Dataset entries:
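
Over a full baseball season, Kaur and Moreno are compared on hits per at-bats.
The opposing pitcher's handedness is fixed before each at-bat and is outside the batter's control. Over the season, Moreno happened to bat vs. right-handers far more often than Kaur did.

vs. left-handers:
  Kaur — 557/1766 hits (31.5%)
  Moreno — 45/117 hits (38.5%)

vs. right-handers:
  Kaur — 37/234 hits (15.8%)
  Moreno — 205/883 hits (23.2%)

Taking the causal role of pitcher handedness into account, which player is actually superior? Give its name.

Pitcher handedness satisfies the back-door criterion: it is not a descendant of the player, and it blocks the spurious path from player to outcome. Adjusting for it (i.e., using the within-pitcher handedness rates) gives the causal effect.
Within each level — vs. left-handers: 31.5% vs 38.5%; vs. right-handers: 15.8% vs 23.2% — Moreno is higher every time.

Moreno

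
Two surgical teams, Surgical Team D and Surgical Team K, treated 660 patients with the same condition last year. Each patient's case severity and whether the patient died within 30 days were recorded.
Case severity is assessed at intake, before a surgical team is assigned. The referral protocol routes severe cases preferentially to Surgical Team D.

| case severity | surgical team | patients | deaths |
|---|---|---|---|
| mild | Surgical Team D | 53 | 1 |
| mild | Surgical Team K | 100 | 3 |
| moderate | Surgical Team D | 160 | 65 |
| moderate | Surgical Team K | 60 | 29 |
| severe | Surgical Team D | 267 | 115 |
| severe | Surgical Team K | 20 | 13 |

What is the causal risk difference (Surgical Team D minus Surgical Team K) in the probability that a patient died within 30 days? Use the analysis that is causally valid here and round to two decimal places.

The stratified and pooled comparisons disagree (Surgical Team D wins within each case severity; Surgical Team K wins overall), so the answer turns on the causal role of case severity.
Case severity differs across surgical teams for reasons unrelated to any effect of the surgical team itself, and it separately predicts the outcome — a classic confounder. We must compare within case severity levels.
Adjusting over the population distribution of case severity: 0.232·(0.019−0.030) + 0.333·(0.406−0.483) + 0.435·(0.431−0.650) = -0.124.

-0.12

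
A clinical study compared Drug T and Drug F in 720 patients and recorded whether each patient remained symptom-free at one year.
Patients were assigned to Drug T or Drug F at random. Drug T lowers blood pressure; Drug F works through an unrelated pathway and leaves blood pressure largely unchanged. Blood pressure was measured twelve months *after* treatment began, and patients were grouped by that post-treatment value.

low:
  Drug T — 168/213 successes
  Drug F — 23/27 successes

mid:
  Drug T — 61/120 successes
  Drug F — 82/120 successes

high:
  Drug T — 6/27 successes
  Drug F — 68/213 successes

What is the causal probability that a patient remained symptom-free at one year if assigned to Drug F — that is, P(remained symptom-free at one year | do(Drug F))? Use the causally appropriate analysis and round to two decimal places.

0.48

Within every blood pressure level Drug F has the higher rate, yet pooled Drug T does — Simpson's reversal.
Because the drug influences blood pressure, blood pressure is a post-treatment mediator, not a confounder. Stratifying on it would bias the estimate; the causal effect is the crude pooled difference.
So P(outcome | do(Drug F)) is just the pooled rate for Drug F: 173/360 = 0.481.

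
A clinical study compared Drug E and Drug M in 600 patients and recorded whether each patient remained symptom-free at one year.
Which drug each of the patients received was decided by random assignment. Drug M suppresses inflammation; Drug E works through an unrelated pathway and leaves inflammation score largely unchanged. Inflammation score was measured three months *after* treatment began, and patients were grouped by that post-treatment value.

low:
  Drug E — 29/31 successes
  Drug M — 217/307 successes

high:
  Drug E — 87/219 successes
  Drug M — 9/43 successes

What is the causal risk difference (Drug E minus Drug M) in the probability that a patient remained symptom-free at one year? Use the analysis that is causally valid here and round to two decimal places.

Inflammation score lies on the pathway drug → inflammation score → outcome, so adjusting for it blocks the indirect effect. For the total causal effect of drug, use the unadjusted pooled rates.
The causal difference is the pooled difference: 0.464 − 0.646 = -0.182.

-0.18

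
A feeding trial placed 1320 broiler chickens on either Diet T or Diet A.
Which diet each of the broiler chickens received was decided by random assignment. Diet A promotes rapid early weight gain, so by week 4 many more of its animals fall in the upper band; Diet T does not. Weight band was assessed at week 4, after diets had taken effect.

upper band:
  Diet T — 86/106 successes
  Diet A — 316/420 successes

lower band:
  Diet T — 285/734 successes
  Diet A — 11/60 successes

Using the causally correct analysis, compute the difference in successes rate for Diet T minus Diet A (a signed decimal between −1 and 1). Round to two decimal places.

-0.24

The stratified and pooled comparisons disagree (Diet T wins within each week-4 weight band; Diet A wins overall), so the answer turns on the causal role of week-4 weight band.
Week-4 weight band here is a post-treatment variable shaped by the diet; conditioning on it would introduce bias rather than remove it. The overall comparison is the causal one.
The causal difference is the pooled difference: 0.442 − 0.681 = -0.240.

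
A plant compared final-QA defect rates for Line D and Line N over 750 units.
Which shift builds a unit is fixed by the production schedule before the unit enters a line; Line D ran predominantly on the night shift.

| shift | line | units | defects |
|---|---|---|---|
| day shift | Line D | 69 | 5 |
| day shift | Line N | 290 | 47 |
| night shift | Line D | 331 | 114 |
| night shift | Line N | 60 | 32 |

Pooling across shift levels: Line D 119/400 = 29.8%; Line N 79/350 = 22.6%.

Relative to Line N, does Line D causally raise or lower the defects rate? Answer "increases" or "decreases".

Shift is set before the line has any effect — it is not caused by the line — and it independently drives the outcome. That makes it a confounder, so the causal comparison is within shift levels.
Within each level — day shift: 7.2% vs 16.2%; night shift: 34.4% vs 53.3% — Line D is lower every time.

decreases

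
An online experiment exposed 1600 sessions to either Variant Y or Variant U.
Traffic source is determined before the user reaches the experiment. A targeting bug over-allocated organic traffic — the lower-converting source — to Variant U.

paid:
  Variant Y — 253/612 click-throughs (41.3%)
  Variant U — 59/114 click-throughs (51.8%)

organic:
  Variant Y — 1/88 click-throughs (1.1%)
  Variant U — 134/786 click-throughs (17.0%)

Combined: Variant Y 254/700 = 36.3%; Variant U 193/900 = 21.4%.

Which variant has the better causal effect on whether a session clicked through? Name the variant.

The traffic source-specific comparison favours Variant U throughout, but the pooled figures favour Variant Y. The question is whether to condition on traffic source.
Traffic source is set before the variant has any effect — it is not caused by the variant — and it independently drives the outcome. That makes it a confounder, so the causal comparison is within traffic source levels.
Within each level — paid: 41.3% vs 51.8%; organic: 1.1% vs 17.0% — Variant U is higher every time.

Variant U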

Task details — Look over the records above and filter for each line with the word "fixed".

Answer space —
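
The opposing pitcher's handedness is fixed before each at-bat and is outside the batter's control. Over the season, Moreno happened to bat vs. right-handers far more often than Kaur did.
Which shift builds a unit is fixed by the production schedule before the unit enters a line; Line D ran predominantly on the night shift.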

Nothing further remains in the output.